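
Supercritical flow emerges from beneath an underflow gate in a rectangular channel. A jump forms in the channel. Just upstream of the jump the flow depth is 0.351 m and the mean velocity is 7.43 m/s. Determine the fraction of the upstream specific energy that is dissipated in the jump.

Fr₁ = V₁/√(g·y₁) = 7.43/√(9.81×0.351) = 4.00.
By Bélanger, y₂/y₁ = ½[√(1 + 8Fr₁²) − 1] = ½[√129.3 − 1] = 5.18.
y₂ = 5.18 × 0.351 = 1.82 m.
E₁ = y₁ + V₁²/2g = 3.16 m. ΔE = (y₂ − y₁)³/(4y₁y₂) = 1.24 m. ΔE/E₁ = 1.24/3.16 = 0.392.

ΔE/E₁ = 0.392 (39.2%)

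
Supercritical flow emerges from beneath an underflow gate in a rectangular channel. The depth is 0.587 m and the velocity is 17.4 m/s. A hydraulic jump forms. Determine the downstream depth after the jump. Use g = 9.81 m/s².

y₂ = 5.73 m

Fr₁ = V₁/√(g·y₁) = 17.4/√(9.81×0.587) = 7.25.
From the momentum equation for a rectangular channel, y₂/y₁ = ½[√(1 + 8Fr₁²) − 1] = ½[√421.6 − 1] = 9.77.
y₂ = 9.77 × 0.587 = 5.73 m.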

WHAT IS BEING ASKED:
Reply with exactly the lines from the one containing "g = 9.81 m/s²." to the last line of the material, inclusive, and with nothing more.

EXERCISE SOLUTION:
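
Supercritical flow emerges from beneath an underflow gate in a rectangular channel. The depth is 0.587 m and the velocity is 17.4 m/s. A hydraulic jump forms. Determine the downstream depth after the jump. Use g = 9.81 m/s².

y₂ = 5.73 m

Fr₁ = V₁/√(g·y₁) = 17.4/√(9.81×0.587) = 7.25.
From the momentum equation for a rectangular channel, y₂/y₁ = ½[√(1 + 8Fr₁²) − 1] = ½[√421.6 − 1] = 9.77.
y₂ = 9.77 × 0.587 = 5.73 m.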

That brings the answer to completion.